### ASSIGNMENT
Produce word for word the lines of the data below running from the one that has "A fraud alert" to the one that has "Tonight the alarm went off.", inclusive, and no others.

### AVAILABLE DATA
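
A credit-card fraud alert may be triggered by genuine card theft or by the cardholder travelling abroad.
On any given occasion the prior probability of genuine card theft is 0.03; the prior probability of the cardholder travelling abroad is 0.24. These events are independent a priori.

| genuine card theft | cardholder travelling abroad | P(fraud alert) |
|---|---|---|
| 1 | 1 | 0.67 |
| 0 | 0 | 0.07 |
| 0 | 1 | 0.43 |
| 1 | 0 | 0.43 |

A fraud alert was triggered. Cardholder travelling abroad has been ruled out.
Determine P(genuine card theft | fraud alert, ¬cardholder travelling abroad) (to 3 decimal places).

P(genuine card theft | fraud alert, ¬cardholder travelling abroad) ≈ 0.160

P(fraud alert | ¬cardholder travelling abroad) = 0.07·0.97 + 0.43·0.03 = 0.067900 + 0.012900 = 0.080800
Of this, 0.012900 comes from 0.43·0.03 (the genuine card theft=true cases).
So P(genuine card theft | fraud alert, ¬cardholder travelling abroad) = 0.012900/0.080800 ≈ 0.160.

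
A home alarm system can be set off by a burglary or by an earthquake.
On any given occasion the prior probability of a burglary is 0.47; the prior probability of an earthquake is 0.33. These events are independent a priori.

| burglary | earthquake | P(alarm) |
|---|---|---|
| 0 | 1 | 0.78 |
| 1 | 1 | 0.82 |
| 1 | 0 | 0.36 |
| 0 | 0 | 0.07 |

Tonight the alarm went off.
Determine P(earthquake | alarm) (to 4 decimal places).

Sum P(alarm|·) weighted by the priors over the 4 (burglary, earthquake) configurations:
  P(alarm) = 0.07×0.53×0.67 + 0.78×0.53×0.33 + 0.36×0.47×0.67 + 0.82×0.47×0.33
        = 0.024857 + 0.136422 + 0.113364 + 0.127182 = 0.401825
Configurations with earthquake contribute 0.263604, so
  P(earthquake | alarm) = 0.263604 / 0.401825 ≈ 0.6560

P(earthquake | alarm) ≈ 0.6560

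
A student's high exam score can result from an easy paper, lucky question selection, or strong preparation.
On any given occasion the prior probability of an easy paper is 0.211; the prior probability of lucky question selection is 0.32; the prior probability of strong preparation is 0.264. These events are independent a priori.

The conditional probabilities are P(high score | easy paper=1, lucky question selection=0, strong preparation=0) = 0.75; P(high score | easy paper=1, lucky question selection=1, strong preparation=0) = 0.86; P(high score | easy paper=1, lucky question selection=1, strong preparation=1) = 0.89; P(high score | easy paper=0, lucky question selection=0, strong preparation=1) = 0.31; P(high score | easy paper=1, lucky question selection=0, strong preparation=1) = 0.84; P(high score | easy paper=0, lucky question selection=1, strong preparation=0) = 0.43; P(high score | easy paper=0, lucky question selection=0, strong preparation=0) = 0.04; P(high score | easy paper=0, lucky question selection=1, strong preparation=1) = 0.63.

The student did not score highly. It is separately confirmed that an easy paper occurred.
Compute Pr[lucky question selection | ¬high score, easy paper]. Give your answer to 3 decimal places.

P(¬high score | easy paper) = 0.25*0.68*0.736 + 0.16*0.68*0.264 + 0.14*0.32*0.736 + 0.11*0.32*0.264 = 0.125120 + 0.028723 + 0.032973 + 0.009293 = 0.196109
Of this, 0.042266 comes from 0.032973 + 0.009293 (the lucky question selection=true cases).
P(lucky question selection | ¬high score, easy paper) = 0.042266 / 0.196109 ≈ 0.216

Pr[lucky question selection | ¬high score, easy paper] ≈ 0.216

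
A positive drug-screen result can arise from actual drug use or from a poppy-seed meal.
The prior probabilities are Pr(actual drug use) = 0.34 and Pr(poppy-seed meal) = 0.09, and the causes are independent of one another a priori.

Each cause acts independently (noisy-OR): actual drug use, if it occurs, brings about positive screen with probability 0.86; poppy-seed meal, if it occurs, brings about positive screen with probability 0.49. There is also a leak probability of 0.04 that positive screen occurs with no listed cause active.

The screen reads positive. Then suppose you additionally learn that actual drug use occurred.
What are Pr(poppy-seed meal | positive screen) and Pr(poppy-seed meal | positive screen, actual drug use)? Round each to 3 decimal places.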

### TASK RESULT
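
A fraud alert was triggered. Cardholder travelling abroad has been ruled out.
Determine P(genuine card theft | fraud alert, ¬cardholder travelling abroad) (to 3 decimal places).

P(genuine card theft | fraud alert, ¬cardholder travelling abroad) ≈ 0.160

P(fraud alert | ¬cardholder travelling abroad) = 0.07·0.97 + 0.43·0.03 = 0.067900 + 0.012900 = 0.080800
Of this, 0.012900 comes from 0.43·0.03 (the genuine card theft=true cases).
So P(genuine card theft | fraud alert, ¬cardholder travelling abroad) = 0.012900/0.080800 ≈ 0.160.

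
A home alarm system can be set off by a burglary or by an earthquake.
On any given occasion the prior probability of a burglary is 0.47; the prior probability of an earthquake is 0.33. These events are independent a priori.

| burglary | earthquake | P(alarm) |
|---|---|---|
| 0 | 1 | 0.78 |
| 1 | 1 | 0.82 |
| 1 | 0 | 0.36 |
| 0 | 0 | 0.07 |

Tonight the alarm went off.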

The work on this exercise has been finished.